From the records below, determine the number of lines containing "evicting". Output that number alone.

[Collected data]

····················

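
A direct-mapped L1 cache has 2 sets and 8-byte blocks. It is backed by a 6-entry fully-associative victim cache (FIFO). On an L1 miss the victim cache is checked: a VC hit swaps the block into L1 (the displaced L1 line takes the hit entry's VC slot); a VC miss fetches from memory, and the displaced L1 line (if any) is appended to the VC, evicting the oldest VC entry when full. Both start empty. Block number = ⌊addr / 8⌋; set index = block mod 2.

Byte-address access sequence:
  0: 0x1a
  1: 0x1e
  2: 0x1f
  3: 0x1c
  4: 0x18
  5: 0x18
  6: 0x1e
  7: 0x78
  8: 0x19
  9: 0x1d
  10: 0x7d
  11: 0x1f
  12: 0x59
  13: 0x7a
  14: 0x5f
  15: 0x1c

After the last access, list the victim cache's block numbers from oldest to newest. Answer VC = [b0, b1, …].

#0 0x1a→b3/s1 MISS; vc=[]
#1 0x1e→b3/s1 L1-HIT; vc=[]
#2 0x1f→b3/s1 L1-HIT; vc=[]
#3 0x1c→b3/s1 L1-HIT; vc=[]
#4 0x18→b3/s1 L1-HIT; vc=[]
#5 0x18→b3/s1 L1-HIT; vc=[]
#6 0x1e→b3/s1 L1-HIT; vc=[]
#7 0x78→b15/s1 MISS; vc=[3]
#8 0x19→b3/s1 VC-HIT; vc=[15]
#9 0x1d→b3/s1 L1-HIT; vc=[15]
#10 0x7d→b15/s1 VC-HIT; vc=[3]
#11 0x1f→b3/s1 VC-HIT; vc=[15]
#12 0x59→b11/s1 MISS; vc=[15,3]
#13 0x7a→b15/s1 VC-HIT; vc=[11,3]
#14 0x5f→b11/s1 VC-HIT; vc=[15,3]
#15 0x1c→b3/s1 VC-HIT; vc=[15,11]

VC = [15, 11]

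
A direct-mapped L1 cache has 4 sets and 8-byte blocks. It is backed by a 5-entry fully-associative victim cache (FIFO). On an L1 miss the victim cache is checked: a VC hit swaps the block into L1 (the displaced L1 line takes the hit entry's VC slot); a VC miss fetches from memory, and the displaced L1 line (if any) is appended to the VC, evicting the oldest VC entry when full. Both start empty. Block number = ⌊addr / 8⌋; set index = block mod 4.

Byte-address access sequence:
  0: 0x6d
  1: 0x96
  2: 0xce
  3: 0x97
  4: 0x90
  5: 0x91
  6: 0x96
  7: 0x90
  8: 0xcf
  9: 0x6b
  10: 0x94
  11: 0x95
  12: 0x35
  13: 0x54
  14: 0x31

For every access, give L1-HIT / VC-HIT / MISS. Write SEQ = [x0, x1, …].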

····················

### SOLUTION
2